◆ HOW TO COMPLETE THIS TASK ◆
Your task is to repeat the data exactly, every line of it.

(Saved entries)
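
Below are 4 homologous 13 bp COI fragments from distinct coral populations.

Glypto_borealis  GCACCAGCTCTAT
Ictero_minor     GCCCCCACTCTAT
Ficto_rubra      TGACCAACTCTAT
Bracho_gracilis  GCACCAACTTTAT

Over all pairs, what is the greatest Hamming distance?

4

Pairwise Hamming distances:
  Glypto_borealis vs Ictero_minor: 3
  Glypto_borealis vs Ficto_rubra: 3
  Glypto_borealis vs Bracho_gracilis: 2
  Ictero_minor vs Ficto_rubra: 4
  Ictero_minor vs Bracho_gracilis: 3
  Ficto_rubra vs Bracho_gracilis: 3
The largest is 4, between Ictero_minor and Ficto_rubra.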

◆ REPLY ◆
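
Below are 4 homologous 13 bp COI fragments from distinct coral populations.

Glypto_borealis  GCACCAGCTCTAT
Ictero_minor     GCCCCCACTCTAT
Ficto_rubra      TGACCAACTCTAT
Bracho_gracilis  GCACCAACTTTAT

Over all pairs, what is the greatest Hamming distance?

4

Pairwise Hamming distances:
  Glypto_borealis vs Ictero_minor: 3
  Glypto_borealis vs Ficto_rubra: 3
  Glypto_borealis vs Bracho_gracilis: 2
  Ictero_minor vs Ficto_rubra: 4
  Ictero_minor vs Bracho_gracilis: 3
  Ficto_rubra vs Bracho_gracilis: 3
The largest is 4, between Ictero_minor and Ficto_rubra.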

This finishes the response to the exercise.